**** DATASET CONTENT

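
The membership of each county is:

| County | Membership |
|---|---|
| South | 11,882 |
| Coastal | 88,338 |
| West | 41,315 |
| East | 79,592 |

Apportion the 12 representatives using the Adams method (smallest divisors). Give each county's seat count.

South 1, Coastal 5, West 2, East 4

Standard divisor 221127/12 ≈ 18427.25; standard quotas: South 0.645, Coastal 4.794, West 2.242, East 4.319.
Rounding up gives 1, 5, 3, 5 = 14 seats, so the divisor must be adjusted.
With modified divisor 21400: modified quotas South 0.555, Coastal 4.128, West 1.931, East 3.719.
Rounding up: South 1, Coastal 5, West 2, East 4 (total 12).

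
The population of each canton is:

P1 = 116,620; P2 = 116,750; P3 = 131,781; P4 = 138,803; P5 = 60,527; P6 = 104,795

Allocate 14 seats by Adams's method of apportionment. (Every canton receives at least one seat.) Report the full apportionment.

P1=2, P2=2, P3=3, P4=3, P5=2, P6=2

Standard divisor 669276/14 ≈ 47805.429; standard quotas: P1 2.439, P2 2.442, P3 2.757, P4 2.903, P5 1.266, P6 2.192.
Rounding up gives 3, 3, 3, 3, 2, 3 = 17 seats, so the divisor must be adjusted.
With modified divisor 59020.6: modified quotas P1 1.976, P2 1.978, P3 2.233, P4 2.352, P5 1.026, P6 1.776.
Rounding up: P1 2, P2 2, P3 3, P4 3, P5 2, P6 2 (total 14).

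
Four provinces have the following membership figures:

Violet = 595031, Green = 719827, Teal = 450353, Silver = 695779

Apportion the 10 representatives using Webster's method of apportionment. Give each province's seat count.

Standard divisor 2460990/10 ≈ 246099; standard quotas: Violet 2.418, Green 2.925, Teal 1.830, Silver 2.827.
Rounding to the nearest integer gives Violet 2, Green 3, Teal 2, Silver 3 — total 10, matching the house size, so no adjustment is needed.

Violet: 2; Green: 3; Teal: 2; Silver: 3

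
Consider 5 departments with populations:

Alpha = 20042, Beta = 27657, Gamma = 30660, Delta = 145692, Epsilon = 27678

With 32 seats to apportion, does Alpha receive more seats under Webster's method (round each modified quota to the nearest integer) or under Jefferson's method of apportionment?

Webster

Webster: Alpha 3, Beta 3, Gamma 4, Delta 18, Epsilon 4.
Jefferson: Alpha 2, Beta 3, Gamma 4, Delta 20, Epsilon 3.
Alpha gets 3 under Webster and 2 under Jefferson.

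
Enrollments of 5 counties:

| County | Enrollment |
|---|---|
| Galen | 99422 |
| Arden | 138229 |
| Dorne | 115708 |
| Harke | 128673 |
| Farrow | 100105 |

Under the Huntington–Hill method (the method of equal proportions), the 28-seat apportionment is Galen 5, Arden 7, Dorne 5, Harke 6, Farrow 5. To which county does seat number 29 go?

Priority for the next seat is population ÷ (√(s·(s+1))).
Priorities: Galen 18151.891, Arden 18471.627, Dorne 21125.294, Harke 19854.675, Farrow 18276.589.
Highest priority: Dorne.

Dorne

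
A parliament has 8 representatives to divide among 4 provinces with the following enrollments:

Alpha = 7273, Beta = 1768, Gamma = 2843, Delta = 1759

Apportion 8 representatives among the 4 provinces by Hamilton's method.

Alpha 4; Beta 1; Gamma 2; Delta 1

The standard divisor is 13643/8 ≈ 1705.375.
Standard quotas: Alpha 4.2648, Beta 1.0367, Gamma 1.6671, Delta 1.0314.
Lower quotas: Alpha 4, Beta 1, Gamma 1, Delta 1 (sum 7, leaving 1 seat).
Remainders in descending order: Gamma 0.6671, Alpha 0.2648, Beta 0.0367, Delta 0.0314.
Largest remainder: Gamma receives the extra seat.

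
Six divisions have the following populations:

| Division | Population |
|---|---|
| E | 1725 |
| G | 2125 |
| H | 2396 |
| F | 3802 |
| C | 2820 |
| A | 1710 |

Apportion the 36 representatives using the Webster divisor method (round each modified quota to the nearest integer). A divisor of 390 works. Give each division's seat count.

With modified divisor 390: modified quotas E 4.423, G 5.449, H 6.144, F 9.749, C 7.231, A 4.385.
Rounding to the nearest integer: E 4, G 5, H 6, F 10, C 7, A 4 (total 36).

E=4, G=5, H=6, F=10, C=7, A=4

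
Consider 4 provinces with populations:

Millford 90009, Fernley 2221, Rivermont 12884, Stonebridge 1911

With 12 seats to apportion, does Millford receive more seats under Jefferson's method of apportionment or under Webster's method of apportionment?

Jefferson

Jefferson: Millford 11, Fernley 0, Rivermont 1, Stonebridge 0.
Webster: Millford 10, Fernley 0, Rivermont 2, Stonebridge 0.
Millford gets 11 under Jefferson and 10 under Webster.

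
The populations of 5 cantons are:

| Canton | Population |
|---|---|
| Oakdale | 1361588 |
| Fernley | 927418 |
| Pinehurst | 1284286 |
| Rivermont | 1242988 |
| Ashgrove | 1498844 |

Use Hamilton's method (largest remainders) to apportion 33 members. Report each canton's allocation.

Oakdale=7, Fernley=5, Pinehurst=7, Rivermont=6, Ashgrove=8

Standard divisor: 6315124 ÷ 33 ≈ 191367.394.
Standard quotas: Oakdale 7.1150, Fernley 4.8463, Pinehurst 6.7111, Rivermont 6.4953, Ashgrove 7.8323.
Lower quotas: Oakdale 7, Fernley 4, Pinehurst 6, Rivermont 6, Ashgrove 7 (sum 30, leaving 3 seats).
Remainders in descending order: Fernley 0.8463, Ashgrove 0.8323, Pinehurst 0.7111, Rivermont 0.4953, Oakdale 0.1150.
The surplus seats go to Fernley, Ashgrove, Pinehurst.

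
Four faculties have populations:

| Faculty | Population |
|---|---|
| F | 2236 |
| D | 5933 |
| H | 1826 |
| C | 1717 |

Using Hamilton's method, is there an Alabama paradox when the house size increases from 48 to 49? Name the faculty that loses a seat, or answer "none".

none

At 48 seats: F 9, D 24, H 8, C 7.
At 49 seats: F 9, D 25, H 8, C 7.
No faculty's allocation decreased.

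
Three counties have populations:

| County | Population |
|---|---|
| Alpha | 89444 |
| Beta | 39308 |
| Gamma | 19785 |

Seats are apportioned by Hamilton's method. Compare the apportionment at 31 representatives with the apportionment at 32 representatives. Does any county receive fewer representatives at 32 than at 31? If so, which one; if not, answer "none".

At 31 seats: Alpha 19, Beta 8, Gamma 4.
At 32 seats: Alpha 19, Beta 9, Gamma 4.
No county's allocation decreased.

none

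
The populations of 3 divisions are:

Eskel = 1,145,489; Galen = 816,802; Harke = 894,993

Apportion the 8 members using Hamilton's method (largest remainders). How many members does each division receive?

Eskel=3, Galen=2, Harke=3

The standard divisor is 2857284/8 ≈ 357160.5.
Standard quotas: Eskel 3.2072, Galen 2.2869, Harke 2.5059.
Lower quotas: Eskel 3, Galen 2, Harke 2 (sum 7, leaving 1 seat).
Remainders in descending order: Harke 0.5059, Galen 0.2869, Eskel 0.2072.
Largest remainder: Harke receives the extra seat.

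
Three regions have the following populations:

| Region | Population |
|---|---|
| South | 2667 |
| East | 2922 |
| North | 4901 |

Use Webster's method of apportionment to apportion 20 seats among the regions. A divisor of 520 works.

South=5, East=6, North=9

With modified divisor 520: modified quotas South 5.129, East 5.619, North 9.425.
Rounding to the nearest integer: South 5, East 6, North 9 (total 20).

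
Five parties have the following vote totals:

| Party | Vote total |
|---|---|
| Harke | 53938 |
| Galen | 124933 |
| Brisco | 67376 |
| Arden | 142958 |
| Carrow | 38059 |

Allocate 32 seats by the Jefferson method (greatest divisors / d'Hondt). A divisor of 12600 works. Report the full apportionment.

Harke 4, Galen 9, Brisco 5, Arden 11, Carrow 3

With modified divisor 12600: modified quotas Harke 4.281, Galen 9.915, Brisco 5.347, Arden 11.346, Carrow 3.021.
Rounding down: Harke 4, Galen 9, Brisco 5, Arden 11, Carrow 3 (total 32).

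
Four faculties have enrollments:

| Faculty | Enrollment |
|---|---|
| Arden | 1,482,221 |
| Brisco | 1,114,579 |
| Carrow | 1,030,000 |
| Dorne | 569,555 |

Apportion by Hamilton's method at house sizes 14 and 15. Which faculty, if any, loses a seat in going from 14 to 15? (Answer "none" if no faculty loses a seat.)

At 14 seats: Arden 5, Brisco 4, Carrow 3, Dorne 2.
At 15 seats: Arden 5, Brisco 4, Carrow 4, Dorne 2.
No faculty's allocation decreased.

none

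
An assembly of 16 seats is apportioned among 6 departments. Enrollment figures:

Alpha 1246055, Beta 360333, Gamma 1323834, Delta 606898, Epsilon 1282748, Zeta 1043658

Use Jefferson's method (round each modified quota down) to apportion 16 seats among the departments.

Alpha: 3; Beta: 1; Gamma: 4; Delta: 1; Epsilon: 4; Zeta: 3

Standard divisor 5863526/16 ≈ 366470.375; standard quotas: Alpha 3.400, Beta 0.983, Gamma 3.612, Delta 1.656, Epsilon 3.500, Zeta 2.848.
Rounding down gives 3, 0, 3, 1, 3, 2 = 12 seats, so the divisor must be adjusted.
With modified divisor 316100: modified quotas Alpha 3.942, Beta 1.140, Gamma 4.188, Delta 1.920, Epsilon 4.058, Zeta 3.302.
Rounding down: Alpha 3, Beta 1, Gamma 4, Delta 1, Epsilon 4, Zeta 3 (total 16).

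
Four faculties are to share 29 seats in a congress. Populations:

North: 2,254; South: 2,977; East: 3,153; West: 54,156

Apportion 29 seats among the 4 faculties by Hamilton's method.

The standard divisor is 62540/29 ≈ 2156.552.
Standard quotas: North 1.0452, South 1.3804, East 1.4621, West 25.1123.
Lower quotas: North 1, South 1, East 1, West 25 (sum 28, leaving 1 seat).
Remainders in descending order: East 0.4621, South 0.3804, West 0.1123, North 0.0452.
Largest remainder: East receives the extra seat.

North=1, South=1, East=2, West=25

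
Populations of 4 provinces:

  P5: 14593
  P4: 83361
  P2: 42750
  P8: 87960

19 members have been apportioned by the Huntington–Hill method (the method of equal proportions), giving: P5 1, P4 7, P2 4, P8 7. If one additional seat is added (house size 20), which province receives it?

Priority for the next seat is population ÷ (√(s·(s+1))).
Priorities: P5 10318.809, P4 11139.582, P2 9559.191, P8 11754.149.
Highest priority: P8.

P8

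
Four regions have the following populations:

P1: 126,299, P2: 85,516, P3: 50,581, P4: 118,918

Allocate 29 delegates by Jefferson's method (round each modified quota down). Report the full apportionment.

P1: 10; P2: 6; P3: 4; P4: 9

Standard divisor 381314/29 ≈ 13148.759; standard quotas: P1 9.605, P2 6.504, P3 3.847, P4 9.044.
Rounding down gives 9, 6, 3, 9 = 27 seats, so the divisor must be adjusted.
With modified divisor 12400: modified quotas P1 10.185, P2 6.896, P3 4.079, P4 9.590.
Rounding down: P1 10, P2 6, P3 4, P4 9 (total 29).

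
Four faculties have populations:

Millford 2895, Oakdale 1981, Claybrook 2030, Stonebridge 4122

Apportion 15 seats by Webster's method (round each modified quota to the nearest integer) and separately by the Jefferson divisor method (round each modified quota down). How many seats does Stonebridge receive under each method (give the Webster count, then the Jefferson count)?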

********

List all lines above in which the string "counties" appears.

- [RESPONSE FOR THIS EXERCISE]:
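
Enrollments of 5 counties:
Three counties have populations: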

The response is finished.